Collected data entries

________________

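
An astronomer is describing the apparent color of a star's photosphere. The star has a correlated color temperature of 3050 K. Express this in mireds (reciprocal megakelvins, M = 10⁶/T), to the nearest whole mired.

328 mireds

M = 10⁶ / 3050 = 327.869 → 328 mireds.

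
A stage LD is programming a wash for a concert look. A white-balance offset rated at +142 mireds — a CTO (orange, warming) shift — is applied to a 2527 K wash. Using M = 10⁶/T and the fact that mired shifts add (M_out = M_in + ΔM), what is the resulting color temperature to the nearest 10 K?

M_in = 10⁶/2527 = 395.73 mireds.
M_out = 395.73 + (+142) = 537.73 mireds.
T_out = 10⁶/537.73 = 1859.7 K → 1860 K.

1860 K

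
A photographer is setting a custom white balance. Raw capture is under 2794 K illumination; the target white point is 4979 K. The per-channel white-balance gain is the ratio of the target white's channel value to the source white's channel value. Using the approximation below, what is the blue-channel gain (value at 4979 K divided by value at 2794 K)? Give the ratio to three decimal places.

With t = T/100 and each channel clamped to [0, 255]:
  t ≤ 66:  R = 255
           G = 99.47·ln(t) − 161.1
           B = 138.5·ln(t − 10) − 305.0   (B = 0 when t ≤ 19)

At 2794 K (t = 27.94):
  B = 138.5·ln(27.94 − 10) − 305.0 = 138.5·ln 17.94 − 305.0 = 138.5·2.8870 − 305.0 = 94.854.
At 4979 K (t = 49.79):
  B = 138.5·ln(49.79 − 10) − 305.0 = 138.5·ln 39.79 − 305.0 = 138.5·3.6836 − 305.0 = 205.181.
Gain = 205.181 / 94.854 = 2.1631 → 2.163.

2.163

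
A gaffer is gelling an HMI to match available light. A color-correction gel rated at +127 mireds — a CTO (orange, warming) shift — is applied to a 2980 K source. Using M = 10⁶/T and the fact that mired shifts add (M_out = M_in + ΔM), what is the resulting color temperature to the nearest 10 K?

2160 K

M_in = 10⁶/2980 = 335.57 mireds.
M_out = 335.57 + (+127) = 462.57 mireds.
T_out = 10⁶/462.57 = 2161.8 K → 2160 K.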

________________

_WHAT THE EXERCISE ASKS_
Which lines in the entries above contain "channel"? Pull each of them out.

_ANSWER BELOW_
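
A photographer is setting a custom white balance. Raw capture is under 2794 K illumination; the target white point is 4979 K. The per-channel white-balance gain is the ratio of the target white's channel value to the source white's channel value. Using the approximation below, what is the blue-channel gain (value at 4979 K divided by value at 2794 K)? Give the ratio to three decimal places.
With t = T/100 and each channel clamped to [0, 255]: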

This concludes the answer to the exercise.